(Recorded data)
[Start of Attachment]
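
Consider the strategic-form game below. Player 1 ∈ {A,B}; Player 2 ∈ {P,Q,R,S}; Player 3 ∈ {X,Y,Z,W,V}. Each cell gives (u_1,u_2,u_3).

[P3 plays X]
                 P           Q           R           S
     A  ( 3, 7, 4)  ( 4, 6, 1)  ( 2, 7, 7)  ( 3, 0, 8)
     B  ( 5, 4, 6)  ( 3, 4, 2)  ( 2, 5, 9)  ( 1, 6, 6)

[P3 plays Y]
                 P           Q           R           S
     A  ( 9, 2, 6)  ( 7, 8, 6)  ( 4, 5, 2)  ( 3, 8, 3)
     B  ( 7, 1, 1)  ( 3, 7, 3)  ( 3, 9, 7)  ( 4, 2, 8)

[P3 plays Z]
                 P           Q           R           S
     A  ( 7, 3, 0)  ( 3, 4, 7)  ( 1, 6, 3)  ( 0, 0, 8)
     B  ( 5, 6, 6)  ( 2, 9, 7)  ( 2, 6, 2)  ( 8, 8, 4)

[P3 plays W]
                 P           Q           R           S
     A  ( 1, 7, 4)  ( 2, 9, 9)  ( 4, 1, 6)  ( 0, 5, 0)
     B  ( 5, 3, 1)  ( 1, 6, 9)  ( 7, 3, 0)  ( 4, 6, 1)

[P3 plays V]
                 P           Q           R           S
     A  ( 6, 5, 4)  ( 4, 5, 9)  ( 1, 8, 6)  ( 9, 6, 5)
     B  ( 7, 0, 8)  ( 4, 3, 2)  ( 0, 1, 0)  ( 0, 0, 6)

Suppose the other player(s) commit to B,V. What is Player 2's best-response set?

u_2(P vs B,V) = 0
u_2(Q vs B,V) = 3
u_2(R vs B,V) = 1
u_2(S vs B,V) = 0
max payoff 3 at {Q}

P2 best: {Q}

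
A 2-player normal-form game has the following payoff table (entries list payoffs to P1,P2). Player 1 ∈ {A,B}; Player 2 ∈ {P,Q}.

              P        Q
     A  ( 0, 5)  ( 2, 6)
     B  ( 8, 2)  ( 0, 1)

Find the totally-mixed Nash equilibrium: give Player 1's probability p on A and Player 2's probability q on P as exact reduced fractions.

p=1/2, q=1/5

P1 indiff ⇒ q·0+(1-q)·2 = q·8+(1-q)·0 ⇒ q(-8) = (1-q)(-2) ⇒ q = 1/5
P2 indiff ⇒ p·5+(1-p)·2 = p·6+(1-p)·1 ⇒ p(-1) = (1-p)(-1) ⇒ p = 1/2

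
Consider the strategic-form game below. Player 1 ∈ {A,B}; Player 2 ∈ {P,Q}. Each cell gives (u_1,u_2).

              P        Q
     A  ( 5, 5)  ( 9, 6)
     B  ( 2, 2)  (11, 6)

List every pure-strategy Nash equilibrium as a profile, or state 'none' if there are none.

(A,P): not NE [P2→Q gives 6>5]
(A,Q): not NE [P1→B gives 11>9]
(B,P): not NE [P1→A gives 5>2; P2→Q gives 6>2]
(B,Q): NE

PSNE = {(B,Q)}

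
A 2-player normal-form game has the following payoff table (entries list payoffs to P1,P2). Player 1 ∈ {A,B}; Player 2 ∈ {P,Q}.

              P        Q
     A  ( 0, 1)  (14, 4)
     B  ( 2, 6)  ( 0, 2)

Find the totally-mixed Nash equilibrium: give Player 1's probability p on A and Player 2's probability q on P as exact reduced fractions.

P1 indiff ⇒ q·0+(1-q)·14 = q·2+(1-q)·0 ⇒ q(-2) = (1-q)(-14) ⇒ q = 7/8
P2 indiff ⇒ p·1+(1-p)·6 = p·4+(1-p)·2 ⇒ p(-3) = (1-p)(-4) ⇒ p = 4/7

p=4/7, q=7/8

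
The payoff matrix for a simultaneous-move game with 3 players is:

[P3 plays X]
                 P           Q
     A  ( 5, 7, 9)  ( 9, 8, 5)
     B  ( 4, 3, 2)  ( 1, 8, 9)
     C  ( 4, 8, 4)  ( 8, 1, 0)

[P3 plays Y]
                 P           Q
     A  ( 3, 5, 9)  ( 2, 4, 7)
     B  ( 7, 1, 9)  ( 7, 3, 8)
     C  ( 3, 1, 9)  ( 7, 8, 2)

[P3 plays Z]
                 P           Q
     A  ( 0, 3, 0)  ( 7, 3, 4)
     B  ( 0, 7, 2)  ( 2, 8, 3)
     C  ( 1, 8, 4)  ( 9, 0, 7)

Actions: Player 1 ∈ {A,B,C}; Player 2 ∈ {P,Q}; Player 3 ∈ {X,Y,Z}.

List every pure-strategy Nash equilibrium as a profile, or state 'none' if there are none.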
[End of Attachment]
[Start of Attachment]
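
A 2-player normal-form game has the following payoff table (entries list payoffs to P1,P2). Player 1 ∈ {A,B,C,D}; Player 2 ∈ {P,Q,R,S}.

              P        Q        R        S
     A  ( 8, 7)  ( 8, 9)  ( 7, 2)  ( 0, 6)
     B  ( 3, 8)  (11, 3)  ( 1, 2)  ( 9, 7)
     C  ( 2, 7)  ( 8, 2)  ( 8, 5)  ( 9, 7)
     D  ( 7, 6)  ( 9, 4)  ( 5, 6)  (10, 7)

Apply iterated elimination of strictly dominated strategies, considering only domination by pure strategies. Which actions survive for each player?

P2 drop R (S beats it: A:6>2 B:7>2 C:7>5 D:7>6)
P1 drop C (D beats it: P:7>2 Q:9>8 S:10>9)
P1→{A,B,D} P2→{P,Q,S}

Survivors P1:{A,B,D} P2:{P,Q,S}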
[End of Attachment]
[Start of Attachment]
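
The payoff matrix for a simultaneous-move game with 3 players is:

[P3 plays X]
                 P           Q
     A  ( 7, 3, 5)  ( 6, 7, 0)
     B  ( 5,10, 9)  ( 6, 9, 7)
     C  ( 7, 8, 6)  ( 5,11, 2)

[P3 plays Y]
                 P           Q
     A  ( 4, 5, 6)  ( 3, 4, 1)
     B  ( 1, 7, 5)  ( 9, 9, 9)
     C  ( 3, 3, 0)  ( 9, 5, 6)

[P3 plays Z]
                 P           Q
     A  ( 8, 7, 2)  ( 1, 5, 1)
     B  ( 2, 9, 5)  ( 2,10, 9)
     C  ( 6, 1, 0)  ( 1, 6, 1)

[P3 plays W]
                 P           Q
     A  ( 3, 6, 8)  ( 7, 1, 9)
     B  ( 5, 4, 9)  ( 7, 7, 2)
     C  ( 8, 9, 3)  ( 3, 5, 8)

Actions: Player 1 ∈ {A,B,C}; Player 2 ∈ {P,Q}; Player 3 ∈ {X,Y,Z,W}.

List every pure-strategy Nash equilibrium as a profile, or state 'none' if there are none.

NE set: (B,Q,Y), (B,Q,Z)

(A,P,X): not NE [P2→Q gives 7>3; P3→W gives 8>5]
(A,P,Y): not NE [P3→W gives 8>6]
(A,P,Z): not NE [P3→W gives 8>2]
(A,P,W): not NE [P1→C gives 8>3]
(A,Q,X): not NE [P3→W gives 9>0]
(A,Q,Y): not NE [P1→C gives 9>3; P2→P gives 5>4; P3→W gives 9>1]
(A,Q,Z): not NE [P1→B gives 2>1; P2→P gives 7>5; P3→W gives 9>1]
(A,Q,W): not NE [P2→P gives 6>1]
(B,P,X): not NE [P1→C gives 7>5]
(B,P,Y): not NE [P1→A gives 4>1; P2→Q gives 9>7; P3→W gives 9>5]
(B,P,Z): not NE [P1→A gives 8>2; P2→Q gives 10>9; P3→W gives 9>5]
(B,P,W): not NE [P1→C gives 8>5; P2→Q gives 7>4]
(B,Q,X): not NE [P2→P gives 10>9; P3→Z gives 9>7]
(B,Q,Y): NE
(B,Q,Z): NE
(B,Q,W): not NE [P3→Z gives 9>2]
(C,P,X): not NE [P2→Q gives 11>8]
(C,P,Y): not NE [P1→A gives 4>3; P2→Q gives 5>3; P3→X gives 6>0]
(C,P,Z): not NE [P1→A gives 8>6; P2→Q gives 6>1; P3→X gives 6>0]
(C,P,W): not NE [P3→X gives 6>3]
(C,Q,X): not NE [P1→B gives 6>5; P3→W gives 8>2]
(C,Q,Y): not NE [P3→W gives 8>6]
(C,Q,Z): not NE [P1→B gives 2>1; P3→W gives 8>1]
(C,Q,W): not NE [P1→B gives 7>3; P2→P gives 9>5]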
[End of Attachment]
Pull every line holding "form" out of the records.

### Expected answer
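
Consider the strategic-form game below. Player 1 ∈ {A,B}; Player 2 ∈ {P,Q,R,S}; Player 3 ∈ {X,Y,Z,W,V}. Each cell gives (u_1,u_2,u_3).
A 2-player normal-form game has the following payoff table (entries list payoffs to P1,P2). Player 1 ∈ {A,B}; Player 2 ∈ {P,Q}.
Consider the strategic-form game below. Player 1 ∈ {A,B}; Player 2 ∈ {P,Q}. Each cell gives (u_1,u_2).
A 2-player normal-form game has the following payoff table (entries list payoffs to P1,P2). Player 1 ∈ {A,B}; Player 2 ∈ {P,Q}.
A 2-player normal-form game has the following payoff table (entries list payoffs to P1,P2). Player 1 ∈ {A,B,C,D}; Player 2 ∈ {P,Q,R,S}.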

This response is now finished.